[Data to use — start]

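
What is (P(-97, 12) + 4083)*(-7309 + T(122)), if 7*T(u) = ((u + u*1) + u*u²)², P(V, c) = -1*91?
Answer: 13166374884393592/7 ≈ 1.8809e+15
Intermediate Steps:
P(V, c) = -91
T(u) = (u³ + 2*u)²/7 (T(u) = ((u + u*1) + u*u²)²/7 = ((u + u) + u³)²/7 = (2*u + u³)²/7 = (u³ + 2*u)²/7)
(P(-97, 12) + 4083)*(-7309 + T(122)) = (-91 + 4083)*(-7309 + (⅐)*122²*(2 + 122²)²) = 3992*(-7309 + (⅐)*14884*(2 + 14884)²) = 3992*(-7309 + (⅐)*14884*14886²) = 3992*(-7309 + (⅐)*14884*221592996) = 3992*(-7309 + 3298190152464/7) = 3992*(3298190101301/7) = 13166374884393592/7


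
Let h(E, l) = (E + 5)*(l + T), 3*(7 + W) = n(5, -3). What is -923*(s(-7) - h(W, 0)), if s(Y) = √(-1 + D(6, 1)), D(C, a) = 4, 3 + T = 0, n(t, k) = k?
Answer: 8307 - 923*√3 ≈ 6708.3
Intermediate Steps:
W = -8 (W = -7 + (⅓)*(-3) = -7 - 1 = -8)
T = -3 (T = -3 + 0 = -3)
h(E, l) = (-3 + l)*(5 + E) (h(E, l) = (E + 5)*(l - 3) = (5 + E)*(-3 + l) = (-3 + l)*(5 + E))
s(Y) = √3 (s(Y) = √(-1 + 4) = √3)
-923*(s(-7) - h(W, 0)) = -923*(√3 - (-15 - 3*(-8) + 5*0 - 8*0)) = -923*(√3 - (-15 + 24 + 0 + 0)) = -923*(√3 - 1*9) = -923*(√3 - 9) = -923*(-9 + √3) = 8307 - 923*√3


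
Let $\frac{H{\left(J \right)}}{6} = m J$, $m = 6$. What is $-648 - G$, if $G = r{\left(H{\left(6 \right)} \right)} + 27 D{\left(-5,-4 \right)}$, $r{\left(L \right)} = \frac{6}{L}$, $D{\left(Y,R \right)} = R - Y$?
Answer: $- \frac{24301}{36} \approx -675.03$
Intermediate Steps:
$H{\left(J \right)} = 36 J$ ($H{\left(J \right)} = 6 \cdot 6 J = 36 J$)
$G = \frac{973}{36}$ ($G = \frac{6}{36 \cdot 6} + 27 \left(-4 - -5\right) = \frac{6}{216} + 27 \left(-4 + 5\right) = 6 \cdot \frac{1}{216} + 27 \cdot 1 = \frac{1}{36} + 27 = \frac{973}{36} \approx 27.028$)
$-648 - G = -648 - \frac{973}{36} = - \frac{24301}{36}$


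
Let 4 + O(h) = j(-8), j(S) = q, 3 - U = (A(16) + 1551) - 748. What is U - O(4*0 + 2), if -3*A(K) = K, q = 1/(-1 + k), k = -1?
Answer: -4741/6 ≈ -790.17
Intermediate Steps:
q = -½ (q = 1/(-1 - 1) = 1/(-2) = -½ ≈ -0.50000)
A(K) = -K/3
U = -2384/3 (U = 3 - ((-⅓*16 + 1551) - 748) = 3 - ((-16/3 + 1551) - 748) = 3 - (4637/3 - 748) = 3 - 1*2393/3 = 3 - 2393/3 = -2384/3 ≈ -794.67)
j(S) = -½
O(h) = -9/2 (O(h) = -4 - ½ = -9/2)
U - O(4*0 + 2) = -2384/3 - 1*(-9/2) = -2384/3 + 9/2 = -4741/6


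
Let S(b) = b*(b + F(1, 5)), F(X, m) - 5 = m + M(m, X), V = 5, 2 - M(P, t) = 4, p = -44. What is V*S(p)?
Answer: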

[Data to use — finish]

▸ Work to complete
Please retype all of the lines above exactly as they stand.

▸ Result of the exercise
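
What is (P(-97, 12) + 4083)*(-7309 + T(122)), if 7*T(u) = ((u + u*1) + u*u²)², P(V, c) = -1*91?
Answer: 13166374884393592/7 ≈ 1.8809e+15
Intermediate Steps:
P(V, c) = -91
T(u) = (u³ + 2*u)²/7 (T(u) = ((u + u*1) + u*u²)²/7 = ((u + u) + u³)²/7 = (2*u + u³)²/7 = (u³ + 2*u)²/7)
(P(-97, 12) + 4083)*(-7309 + T(122)) = (-91 + 4083)*(-7309 + (⅐)*122²*(2 + 122²)²) = 3992*(-7309 + (⅐)*14884*(2 + 14884)²) = 3992*(-7309 + (⅐)*14884*14886²) = 3992*(-7309 + (⅐)*14884*221592996) = 3992*(-7309 + 3298190152464/7) = 3992*(3298190101301/7) = 13166374884393592/7


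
Let h(E, l) = (E + 5)*(l + T), 3*(7 + W) = n(5, -3). What is -923*(s(-7) - h(W, 0)), if s(Y) = √(-1 + D(6, 1)), D(C, a) = 4, 3 + T = 0, n(t, k) = k?
Answer: 8307 - 923*√3 ≈ 6708.3
Intermediate Steps:
W = -8 (W = -7 + (⅓)*(-3) = -7 - 1 = -8)
T = -3 (T = -3 + 0 = -3)
h(E, l) = (-3 + l)*(5 + E) (h(E, l) = (E + 5)*(l - 3) = (5 + E)*(-3 + l) = (-3 + l)*(5 + E))
s(Y) = √3 (s(Y) = √(-1 + 4) = √3)
-923*(s(-7) - h(W, 0)) = -923*(√3 - (-15 - 3*(-8) + 5*0 - 8*0)) = -923*(√3 - (-15 + 24 + 0 + 0)) = -923*(√3 - 1*9) = -923*(√3 - 9) = -923*(-9 + √3) = 8307 - 923*√3


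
Let $\frac{H{\left(J \right)}}{6} = m J$, $m = 6$. What is $-648 - G$, if $G = r{\left(H{\left(6 \right)} \right)} + 27 D{\left(-5,-4 \right)}$, $r{\left(L \right)} = \frac{6}{L}$, $D{\left(Y,R \right)} = R - Y$?
Answer: $- \frac{24301}{36} \approx -675.03$
Intermediate Steps:
$H{\left(J \right)} = 36 J$ ($H{\left(J \right)} = 6 \cdot 6 J = 36 J$)
$G = \frac{973}{36}$ ($G = \frac{6}{36 \cdot 6} + 27 \left(-4 - -5\right) = \frac{6}{216} + 27 \left(-4 + 5\right) = 6 \cdot \frac{1}{216} + 27 \cdot 1 = \frac{1}{36} + 27 = \frac{973}{36} \approx 27.028$)
$-648 - G = -648 - \frac{973}{36} = - \frac{24301}{36}$


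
Let 4 + O(h) = j(-8), j(S) = q, 3 - U = (A(16) + 1551) - 748. What is U - O(4*0 + 2), if -3*A(K) = K, q = 1/(-1 + k), k = -1?
Answer: -4741/6 ≈ -790.17
Intermediate Steps:
q = -½ (q = 1/(-1 - 1) = 1/(-2) = -½ ≈ -0.50000)
A(K) = -K/3
U = -2384/3 (U = 3 - ((-⅓*16 + 1551) - 748) = 3 - ((-16/3 + 1551) - 748) = 3 - (4637/3 - 748) = 3 - 1*2393/3 = 3 - 2393/3 = -2384/3 ≈ -794.67)
j(S) = -½
O(h) = -9/2 (O(h) = -4 - ½ = -9/2)
U - O(4*0 + 2) = -2384/3 - 1*(-9/2) = -2384/3 + 9/2 = -4741/6


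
Let S(b) = b*(b + F(1, 5)), F(X, m) - 5 = m + M(m, X), V = 5, 2 - M(P, t) = 4, p = -44. What is V*S(p)?
Answer: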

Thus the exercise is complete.